» Your instructions
Transcribe each entry so that it matches the original exactly.

[Task data — start]

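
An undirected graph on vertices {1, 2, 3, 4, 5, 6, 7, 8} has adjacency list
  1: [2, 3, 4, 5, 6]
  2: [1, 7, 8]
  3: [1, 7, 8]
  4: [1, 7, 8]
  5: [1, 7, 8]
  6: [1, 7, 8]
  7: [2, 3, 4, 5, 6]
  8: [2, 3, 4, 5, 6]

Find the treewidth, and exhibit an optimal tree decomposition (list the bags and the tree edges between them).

Treewidth 3.
Bags: B1 = {1, 4, 7, 8}  B2 = {1, 5, 7, 8}  B3 = {1, 2, 7, 8}  B4 = {1, 6, 7, 8}  B5 = {1, 3, 7, 8}
Tree: B1–B2, B2–B3, B3–B4, B4–B5

Each bag holds 4 vertices, so the decomposition has width 3, which upper-bounds the treewidth. For the lower bound: the 4 vertex sets {4,7}, {1,5}, {8}, {2} are disjoint, each induces a connected subgraph, and every pair is joined by at least one edge of G. Contracting each set to a single vertex therefore yields K_{4} as a minor, and since treewidth is minor-monotone, tw(G) ≥ tw(K_{4}) = 3. Therefore the treewidth is 3.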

[Task data — finish]

» Solution to the problem
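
An undirected graph on vertices {1, 2, 3, 4, 5, 6, 7, 8} has adjacency list
  1: [2, 3, 4, 5, 6]
  2: [1, 7, 8]
  3: [1, 7, 8]
  4: [1, 7, 8]
  5: [1, 7, 8]
  6: [1, 7, 8]
  7: [2, 3, 4, 5, 6]
  8: [2, 3, 4, 5, 6]

Find the treewidth, and exhibit an optimal tree decomposition (list the bags and the tree edges between them).

Treewidth 3.
Bags: B1 = {1, 4, 7, 8}  B2 = {1, 5, 7, 8}  B3 = {1, 2, 7, 8}  B4 = {1, 6, 7, 8}  B5 = {1, 3, 7, 8}
Tree: B1–B2, B2–B3, B3–B4, B4–B5

Each bag holds 4 vertices, so the decomposition has width 3, which upper-bounds the treewidth. For the lower bound: the 4 vertex sets {4,7}, {1,5}, {8}, {2} are disjoint, each induces a connected subgraph, and every pair is joined by at least one edge of G. Contracting each set to a single vertex therefore yields K_{4} as a minor, and since treewidth is minor-monotone, tw(G) ≥ tw(K_{4}) = 3. Therefore the treewidth is 3.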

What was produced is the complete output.